__About this task__.
Where the word "active" occurs in a line of the listing below, copy that line.
[Data extract]
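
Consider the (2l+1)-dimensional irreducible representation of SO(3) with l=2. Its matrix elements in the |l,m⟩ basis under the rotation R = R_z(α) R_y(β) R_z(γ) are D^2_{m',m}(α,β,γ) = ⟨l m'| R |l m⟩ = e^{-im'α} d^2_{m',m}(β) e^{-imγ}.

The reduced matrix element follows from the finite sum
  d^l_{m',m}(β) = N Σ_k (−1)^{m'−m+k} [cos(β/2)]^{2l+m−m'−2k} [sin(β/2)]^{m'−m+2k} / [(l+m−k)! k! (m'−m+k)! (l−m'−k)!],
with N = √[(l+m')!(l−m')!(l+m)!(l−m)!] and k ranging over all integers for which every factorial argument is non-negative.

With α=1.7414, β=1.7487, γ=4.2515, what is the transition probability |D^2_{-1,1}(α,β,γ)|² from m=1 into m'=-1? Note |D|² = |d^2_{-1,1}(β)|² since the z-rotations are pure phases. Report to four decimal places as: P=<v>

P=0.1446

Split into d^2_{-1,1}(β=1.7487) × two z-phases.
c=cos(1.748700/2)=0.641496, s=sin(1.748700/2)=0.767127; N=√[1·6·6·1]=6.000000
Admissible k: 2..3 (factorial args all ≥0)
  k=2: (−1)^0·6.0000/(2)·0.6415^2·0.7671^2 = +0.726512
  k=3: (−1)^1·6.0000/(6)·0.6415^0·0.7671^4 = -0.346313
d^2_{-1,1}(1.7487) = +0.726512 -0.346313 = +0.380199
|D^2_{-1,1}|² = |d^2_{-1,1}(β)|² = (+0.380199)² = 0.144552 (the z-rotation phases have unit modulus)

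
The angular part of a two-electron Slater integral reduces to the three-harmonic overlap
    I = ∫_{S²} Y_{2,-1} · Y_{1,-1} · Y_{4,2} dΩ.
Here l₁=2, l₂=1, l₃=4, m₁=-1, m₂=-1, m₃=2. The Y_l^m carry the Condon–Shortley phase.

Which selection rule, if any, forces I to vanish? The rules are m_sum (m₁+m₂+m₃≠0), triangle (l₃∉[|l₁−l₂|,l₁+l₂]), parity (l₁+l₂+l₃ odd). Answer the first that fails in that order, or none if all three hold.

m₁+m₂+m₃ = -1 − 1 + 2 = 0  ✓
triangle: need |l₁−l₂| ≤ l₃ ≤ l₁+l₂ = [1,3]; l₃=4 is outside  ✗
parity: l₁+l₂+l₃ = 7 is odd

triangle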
[/Data extract]
[Data extract]
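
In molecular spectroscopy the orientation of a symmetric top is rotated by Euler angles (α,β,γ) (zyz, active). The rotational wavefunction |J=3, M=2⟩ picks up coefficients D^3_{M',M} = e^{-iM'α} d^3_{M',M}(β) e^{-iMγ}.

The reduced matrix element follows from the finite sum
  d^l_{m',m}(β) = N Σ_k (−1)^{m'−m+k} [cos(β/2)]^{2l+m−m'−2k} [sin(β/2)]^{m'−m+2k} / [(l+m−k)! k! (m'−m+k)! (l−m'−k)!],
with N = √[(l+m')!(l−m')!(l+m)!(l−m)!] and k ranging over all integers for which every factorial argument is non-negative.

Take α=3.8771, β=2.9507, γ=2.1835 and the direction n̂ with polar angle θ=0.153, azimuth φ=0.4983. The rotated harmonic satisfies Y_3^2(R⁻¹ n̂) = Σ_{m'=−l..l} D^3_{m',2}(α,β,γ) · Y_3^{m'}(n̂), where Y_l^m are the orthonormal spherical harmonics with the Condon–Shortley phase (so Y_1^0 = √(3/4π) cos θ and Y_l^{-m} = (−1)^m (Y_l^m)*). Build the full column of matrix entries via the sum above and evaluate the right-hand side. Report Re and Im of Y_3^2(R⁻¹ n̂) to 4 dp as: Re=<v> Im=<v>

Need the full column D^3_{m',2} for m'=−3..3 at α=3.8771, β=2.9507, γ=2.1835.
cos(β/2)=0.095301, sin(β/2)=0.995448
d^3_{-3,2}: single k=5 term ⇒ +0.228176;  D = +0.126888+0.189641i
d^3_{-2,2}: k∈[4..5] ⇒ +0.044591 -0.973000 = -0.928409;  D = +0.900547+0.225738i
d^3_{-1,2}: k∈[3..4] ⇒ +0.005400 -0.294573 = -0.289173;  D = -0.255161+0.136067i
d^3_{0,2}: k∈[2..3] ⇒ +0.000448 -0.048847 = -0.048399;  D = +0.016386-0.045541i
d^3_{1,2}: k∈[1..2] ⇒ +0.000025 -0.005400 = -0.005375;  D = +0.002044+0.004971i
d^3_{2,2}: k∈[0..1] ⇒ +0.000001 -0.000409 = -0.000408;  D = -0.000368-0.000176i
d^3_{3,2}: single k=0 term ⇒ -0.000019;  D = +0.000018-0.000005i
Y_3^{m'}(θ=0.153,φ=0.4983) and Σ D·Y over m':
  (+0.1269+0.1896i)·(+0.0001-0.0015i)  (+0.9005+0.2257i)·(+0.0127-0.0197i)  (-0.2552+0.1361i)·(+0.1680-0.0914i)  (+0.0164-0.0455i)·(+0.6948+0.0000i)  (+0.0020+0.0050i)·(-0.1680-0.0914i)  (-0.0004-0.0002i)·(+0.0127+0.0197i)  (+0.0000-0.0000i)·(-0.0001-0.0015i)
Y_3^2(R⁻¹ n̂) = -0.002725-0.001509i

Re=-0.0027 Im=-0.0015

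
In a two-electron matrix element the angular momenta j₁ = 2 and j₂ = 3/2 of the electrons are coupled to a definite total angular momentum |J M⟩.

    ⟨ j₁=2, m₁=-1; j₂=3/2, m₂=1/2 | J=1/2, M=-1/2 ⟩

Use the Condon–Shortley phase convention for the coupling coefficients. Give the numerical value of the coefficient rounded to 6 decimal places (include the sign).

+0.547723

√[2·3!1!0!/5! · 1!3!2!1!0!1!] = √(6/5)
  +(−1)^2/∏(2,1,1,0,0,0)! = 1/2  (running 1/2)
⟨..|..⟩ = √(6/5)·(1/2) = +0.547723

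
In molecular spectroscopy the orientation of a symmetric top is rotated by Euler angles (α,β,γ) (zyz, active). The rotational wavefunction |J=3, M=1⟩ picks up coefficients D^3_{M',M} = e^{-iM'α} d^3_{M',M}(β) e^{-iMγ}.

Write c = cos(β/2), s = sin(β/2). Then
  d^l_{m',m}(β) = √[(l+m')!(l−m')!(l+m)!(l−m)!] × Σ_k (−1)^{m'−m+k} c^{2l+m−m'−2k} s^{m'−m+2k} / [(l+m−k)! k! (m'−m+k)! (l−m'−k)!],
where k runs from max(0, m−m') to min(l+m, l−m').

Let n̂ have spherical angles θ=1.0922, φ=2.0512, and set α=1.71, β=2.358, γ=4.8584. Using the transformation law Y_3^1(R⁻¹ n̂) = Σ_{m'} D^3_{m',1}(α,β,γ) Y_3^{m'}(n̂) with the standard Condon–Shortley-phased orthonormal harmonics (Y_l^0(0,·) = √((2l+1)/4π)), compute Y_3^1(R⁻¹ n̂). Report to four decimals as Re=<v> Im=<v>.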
[/Data extract]
__Task result__.
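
In molecular spectroscopy the orientation of a symmetric top is rotated by Euler angles (α,β,γ) (zyz, active). The rotational wavefunction |J=3, M=2⟩ picks up coefficients D^3_{M',M} = e^{-iM'α} d^3_{M',M}(β) e^{-iMγ}.
In molecular spectroscopy the orientation of a symmetric top is rotated by Euler angles (α,β,γ) (zyz, active). The rotational wavefunction |J=3, M=1⟩ picks up coefficients D^3_{M',M} = e^{-iM'α} d^3_{M',M}(β) e^{-iMγ}.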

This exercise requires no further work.